To answer, print the line containing "On the curve E: y² = x³" and each line after it in the listing below, exactly as they stand.
= = = = = = =
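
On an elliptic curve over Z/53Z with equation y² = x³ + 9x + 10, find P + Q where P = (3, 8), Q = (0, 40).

(3, 8) + (0, 40). λ = (40 - 8)/(0 - 3) ≡ 32/50 mod 53. 50⁻¹ ≡ 35 (mod 53) since 50·35 = 1750 ≡ 1, so λ ≡ 7.
  x = λ² - 3 - 0 = 49 - 3 ≡ 46; y = λ·(3 - 46) - 8 ≡ 9. → (46, 9)

(46, 9)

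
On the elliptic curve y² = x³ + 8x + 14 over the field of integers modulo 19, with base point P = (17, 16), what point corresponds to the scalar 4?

Double-and-add on 4 = (100)₂. Start with P = (17, 16) for the leading 1-bit.
double: tangent at (17, 16): λ = (3·17² + 8)/(2·16) ≡ 1/13. 13⁻¹ ≡ 3 (mod 19) since 13·3 = 39 ≡ 1, so λ ≡ 1·3 ≡ 3.
  x = λ² - 17 - 17 = 9 - 34 ≡ 13; y = λ·(17 - 13) - 16 ≡ 15. → (13, 15)
double: tangent at (13, 15): λ = (3·13² + 8)/(2·15) ≡ 2/11. 11⁻¹ ≡ 7 (mod 19), so λ ≡ 2·7 ≡ 14.
  x = λ² - 13 - 13 = 196 - 26 ≡ 18; y = λ·(13 - 18) - 15 ≡ 10. → (18, 10)

(18, 10)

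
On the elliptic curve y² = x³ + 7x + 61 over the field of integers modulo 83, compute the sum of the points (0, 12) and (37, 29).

(49, 44)

(0, 12) + (37, 29). λ = (29 - 12)/(37 - 0) ≡ 17/37 mod 83. 37⁻¹ ≡ 9 (mod 83), so λ ≡ 70.
  x = λ² - 0 - 37 = 4900 - 37 ≡ 49; y = λ·(0 - 49) - 12 ≡ 44. → (49, 44)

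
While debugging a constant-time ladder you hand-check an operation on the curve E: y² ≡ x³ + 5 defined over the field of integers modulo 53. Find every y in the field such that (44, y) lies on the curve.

x³ + 0x + 5 = 85189 ≡ 18 (mod 53).
18 is a non-residue mod 53; no y exists.

none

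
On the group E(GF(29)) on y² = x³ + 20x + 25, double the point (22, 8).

(10, 23)

tangent at (22, 8): λ = (3·22² + 20)/(2·8) ≡ 22/16. 16⁻¹ ≡ 20 (mod 29) since 16·20 = 320 ≡ 1, so λ ≡ 22·20 ≡ 5.
  x = λ² - 22 - 22 = 25 - 44 ≡ 10; y = λ·(22 - 10) - 8 ≡ 23. → (10, 23)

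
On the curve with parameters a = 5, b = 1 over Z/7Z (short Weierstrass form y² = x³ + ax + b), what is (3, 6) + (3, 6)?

(5, 5)

tangent at (3, 6): λ = (3·3² + 5)/(2·6) ≡ 4/5. 5⁻¹ ≡ 3 (mod 7), so λ ≡ 4·3 ≡ 5.
  x = λ² - 3 - 3 = 25 - 6 ≡ 5; y = λ·(3 - 5) - 6 ≡ 5. → (5, 5)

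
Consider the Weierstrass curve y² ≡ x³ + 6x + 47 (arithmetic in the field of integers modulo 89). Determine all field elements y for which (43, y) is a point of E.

x³ + 6x + 47 = 79812 ≡ 68 (mod 89).
Square roots of 68 mod 89: 35 and 54 (since 35² = 1225 ≡ 68).

35, 54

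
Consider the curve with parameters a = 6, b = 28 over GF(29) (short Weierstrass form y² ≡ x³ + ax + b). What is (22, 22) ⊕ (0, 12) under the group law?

(12, 1)

(22, 22) + (0, 12). λ = (12 - 22)/(0 - 22) ≡ 19/7 mod 29. 7⁻¹ ≡ 25 (mod 29), so λ ≡ 11.
  x = λ² - 22 - 0 = 121 - 22 ≡ 12; y = λ·(22 - 12) - 22 ≡ 1. → (12, 1)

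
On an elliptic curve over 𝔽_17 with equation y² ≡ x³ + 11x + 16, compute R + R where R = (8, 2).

(0, 13)

tangent at (8, 2): λ = (3·8² + 11)/(2·2) ≡ 16/4. 4⁻¹ ≡ 13 (mod 17), so λ ≡ 16·13 ≡ 4.
  x = λ² - 8 - 8 = 16 - 16 ≡ 0; y = λ·(8 - 0) - 2 ≡ 13. → (0, 13)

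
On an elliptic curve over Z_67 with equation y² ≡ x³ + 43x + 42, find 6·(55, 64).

(61, 29)

Write G = (55, 64).
Double-and-add on 6 = (110)₂. Start with G = (55, 64) for the leading 1-bit.
double: tangent at (55, 64): λ = (3·55² + 43)/(2·64) ≡ 6/61. 61⁻¹ ≡ 11 (mod 67), so λ ≡ 6·11 ≡ 66.
  x = λ² - 55 - 55 = 4356 - 110 ≡ 25; y = λ·(55 - 25) - 64 ≡ 40. → (25, 40)
add G: (25, 40) + (55, 64). λ = (64 - 40)/(55 - 25) ≡ 24/30 mod 67. 30⁻¹ ≡ 38 (mod 67), so λ ≡ 41.
  x = λ² - 25 - 55 = 1681 - 80 ≡ 60; y = λ·(25 - 60) - 40 ≡ 66. → (60, 66)
double: tangent at (60, 66): λ = (3·60² + 43)/(2·66) ≡ 56/65. 65⁻¹ ≡ 33 (mod 67) since 65·33 = 2145 ≡ 1, so λ ≡ 56·33 ≡ 39.
  x = λ² - 60 - 60 = 1521 - 120 ≡ 61; y = λ·(60 - 61) - 66 ≡ 29. → (61, 29)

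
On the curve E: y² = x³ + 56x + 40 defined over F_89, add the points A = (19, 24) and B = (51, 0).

(14, 39)

(19, 24) + (51, 0). λ = (0 - 24)/(51 - 19) ≡ 65/32 mod 89. 32⁻¹ ≡ 64 (mod 89), so λ ≡ 66.
  x = λ² - 19 - 51 = 4356 - 70 ≡ 14; y = λ·(19 - 14) - 24 ≡ 39. → (14, 39)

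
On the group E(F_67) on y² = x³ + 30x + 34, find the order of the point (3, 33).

2P: tangent at (3, 33): λ = (3·3² + 30)/(2·33) ≡ 57/66. 66⁻¹ ≡ 66 (mod 67), so λ ≡ 57·66 ≡ 10.
  x = λ² - 3 - 3 = 100 - 6 ≡ 27; y = λ·(3 - 27) - 33 ≡ 62. → (27, 62)
3P: (27, 62) + (3, 33). λ = (33 - 62)/(3 - 27) ≡ 38/43 mod 67. 43⁻¹ ≡ 53 (mod 67), so λ ≡ 4.
  x = λ² - 27 - 3 = 16 - 30 ≡ 53; y = λ·(27 - 53) - 62 ≡ 35. → (53, 35)
4P: (53, 35) + (3, 33). λ = (33 - 35)/(3 - 53) ≡ 65/17 mod 67. 17⁻¹ ≡ 4 (mod 67), so λ ≡ 59.
  x = λ² - 53 - 3 = 3481 - 56 ≡ 8; y = λ·(53 - 8) - 35 ≡ 7. → (8, 7)
5P: (8, 7) + (3, 33). λ = (33 - 7)/(3 - 8) ≡ 26/62 mod 67. 62⁻¹ ≡ 40 (mod 67), so λ ≡ 35.
  x = λ² - 8 - 3 = 1225 - 11 ≡ 8; y = λ·(8 - 8) - 7 ≡ 60. → (8, 60)
6P: (8, 60) + (3, 33). λ = (33 - 60)/(3 - 8) ≡ 40/62 mod 67. 62⁻¹ ≡ 40 (mod 67), so λ ≡ 59.
  x = λ² - 8 - 3 = 3481 - 11 ≡ 53; y = λ·(8 - 53) - 60 ≡ 32. → (53, 32)
7P: (53, 32) + (3, 33). λ = (33 - 32)/(3 - 53) ≡ 1/17 mod 67. 17⁻¹ ≡ 4 (mod 67) since 17·4 = 68 ≡ 1, so λ ≡ 4.
  x = λ² - 53 - 3 = 16 - 56 ≡ 27; y = λ·(53 - 27) - 32 ≡ 5. → (27, 5)
8P: (27, 5) + (3, 33). λ = (33 - 5)/(3 - 27) ≡ 28/43 mod 67. 43⁻¹ ≡ 53 (mod 67), so λ ≡ 10.
  x = λ² - 27 - 3 = 100 - 30 ≡ 3; y = λ·(27 - 3) - 5 ≡ 34. → (3, 34)
9P: (3, 34) + (3, 33): same x and y₁ ≡ -y₂, so the sum is O.
9P = O, so the order is 9.

9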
= = = = = = =
YOUR RESPONSE:
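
On the curve E: y² = x³ + 56x + 40 defined over F_89, add the points A = (19, 24) and B = (51, 0).

(14, 39)

(19, 24) + (51, 0). λ = (0 - 24)/(51 - 19) ≡ 65/32 mod 89. 32⁻¹ ≡ 64 (mod 89), so λ ≡ 66.
  x = λ² - 19 - 51 = 4356 - 70 ≡ 14; y = λ·(19 - 14) - 24 ≡ 39. → (14, 39)

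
On the group E(F_67) on y² = x³ + 30x + 34, find the order of the point (3, 33).

2P: tangent at (3, 33): λ = (3·3² + 30)/(2·33) ≡ 57/66. 66⁻¹ ≡ 66 (mod 67), so λ ≡ 57·66 ≡ 10.
  x = λ² - 3 - 3 = 100 - 6 ≡ 27; y = λ·(3 - 27) - 33 ≡ 62. → (27, 62)
3P: (27, 62) + (3, 33). λ = (33 - 62)/(3 - 27) ≡ 38/43 mod 67. 43⁻¹ ≡ 53 (mod 67), so λ ≡ 4.
  x = λ² - 27 - 3 = 16 - 30 ≡ 53; y = λ·(27 - 53) - 62 ≡ 35. → (53, 35)
4P: (53, 35) + (3, 33). λ = (33 - 35)/(3 - 53) ≡ 65/17 mod 67. 17⁻¹ ≡ 4 (mod 67), so λ ≡ 59.
  x = λ² - 53 - 3 = 3481 - 56 ≡ 8; y = λ·(53 - 8) - 35 ≡ 7. → (8, 7)
5P: (8, 7) + (3, 33). λ = (33 - 7)/(3 - 8) ≡ 26/62 mod 67. 62⁻¹ ≡ 40 (mod 67), so λ ≡ 35.
  x = λ² - 8 - 3 = 1225 - 11 ≡ 8; y = λ·(8 - 8) - 7 ≡ 60. → (8, 60)
6P: (8, 60) + (3, 33). λ = (33 - 60)/(3 - 8) ≡ 40/62 mod 67. 62⁻¹ ≡ 40 (mod 67), so λ ≡ 59.
  x = λ² - 8 - 3 = 3481 - 11 ≡ 53; y = λ·(8 - 53) - 60 ≡ 32. → (53, 32)
7P: (53, 32) + (3, 33). λ = (33 - 32)/(3 - 53) ≡ 1/17 mod 67. 17⁻¹ ≡ 4 (mod 67) since 17·4 = 68 ≡ 1, so λ ≡ 4.
  x = λ² - 53 - 3 = 16 - 56 ≡ 27; y = λ·(53 - 27) - 32 ≡ 5. → (27, 5)
8P: (27, 5) + (3, 33). λ = (33 - 5)/(3 - 27) ≡ 28/43 mod 67. 43⁻¹ ≡ 53 (mod 67), so λ ≡ 10.
  x = λ² - 27 - 3 = 100 - 30 ≡ 3; y = λ·(27 - 3) - 5 ≡ 34. → (3, 34)
9P: (3, 34) + (3, 33): same x and y₁ ≡ -y₂, so the sum is O.
9P = O, so the order is 9.

9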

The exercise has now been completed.